● EXERCISE AIM:
Your job is to report every line of the entries that has "centred".

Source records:
■ ■ ■ ■
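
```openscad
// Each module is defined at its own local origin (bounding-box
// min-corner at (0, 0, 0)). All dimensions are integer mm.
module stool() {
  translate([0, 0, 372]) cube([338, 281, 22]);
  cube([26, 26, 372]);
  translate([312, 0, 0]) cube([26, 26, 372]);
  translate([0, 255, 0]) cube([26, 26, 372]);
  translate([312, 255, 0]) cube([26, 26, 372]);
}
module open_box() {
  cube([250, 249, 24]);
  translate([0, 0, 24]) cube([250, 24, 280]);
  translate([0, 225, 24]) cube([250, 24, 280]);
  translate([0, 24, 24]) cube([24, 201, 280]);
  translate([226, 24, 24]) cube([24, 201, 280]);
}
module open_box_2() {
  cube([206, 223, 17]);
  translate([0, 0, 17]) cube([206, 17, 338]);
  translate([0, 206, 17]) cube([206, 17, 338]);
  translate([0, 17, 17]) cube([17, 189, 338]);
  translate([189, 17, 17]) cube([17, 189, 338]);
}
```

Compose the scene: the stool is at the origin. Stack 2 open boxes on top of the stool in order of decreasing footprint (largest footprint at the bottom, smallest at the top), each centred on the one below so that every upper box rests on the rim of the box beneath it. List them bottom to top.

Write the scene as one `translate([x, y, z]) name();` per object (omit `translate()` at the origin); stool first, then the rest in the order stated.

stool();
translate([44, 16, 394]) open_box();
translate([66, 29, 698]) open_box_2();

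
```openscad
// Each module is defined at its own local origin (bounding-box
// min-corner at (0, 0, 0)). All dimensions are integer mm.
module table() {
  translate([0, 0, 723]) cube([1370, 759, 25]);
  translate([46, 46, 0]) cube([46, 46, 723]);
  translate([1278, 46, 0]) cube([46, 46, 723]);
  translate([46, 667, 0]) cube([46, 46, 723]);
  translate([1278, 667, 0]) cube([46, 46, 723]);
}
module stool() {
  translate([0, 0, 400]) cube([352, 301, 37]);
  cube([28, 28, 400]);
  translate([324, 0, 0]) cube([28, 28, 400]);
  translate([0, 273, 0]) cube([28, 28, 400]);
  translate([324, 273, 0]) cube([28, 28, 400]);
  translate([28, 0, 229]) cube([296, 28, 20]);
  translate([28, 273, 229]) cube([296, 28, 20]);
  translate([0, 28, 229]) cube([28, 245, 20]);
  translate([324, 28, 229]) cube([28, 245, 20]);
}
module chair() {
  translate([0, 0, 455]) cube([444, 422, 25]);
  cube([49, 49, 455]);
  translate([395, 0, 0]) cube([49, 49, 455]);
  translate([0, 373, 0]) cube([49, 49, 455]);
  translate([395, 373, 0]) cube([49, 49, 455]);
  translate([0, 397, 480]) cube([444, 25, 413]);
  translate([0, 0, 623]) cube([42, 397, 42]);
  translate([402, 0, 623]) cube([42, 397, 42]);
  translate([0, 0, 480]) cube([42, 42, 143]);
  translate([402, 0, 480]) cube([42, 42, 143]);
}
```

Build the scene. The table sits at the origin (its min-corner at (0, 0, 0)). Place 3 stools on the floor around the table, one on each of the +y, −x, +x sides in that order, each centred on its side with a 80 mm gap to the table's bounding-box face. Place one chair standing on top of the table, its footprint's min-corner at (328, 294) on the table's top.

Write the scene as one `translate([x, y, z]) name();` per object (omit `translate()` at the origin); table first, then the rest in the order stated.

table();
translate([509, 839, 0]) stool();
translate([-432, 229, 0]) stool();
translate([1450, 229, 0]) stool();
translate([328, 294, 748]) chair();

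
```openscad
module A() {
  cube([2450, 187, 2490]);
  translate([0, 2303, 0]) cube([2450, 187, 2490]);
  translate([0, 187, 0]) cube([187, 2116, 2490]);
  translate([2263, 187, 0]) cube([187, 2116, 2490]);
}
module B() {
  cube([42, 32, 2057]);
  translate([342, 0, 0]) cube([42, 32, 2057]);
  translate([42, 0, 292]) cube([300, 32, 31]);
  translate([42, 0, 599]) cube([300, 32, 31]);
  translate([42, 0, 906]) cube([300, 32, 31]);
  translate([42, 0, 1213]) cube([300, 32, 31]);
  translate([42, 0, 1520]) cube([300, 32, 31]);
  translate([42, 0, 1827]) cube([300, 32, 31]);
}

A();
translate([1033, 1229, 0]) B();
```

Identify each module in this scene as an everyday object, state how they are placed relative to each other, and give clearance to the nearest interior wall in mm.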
■ ■ ■ ■
● TASK SOLUTION:
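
Compose the scene: the stool is at the origin. Stack 2 open boxes on top of the stool in order of decreasing footprint (largest footprint at the bottom, smallest at the top), each centred on the one below so that every upper box rests on the rim of the box beneath it. List them bottom to top.
Build the scene. The table sits at the origin (its min-corner at (0, 0, 0)). Place 3 stools on the floor around the table, one on each of the +y, −x, +x sides in that order, each centred on its side with a 80 mm gap to the table's bounding-box face. Place one chair standing on top of the table, its footprint's min-corner at (328, 294) on the table's top.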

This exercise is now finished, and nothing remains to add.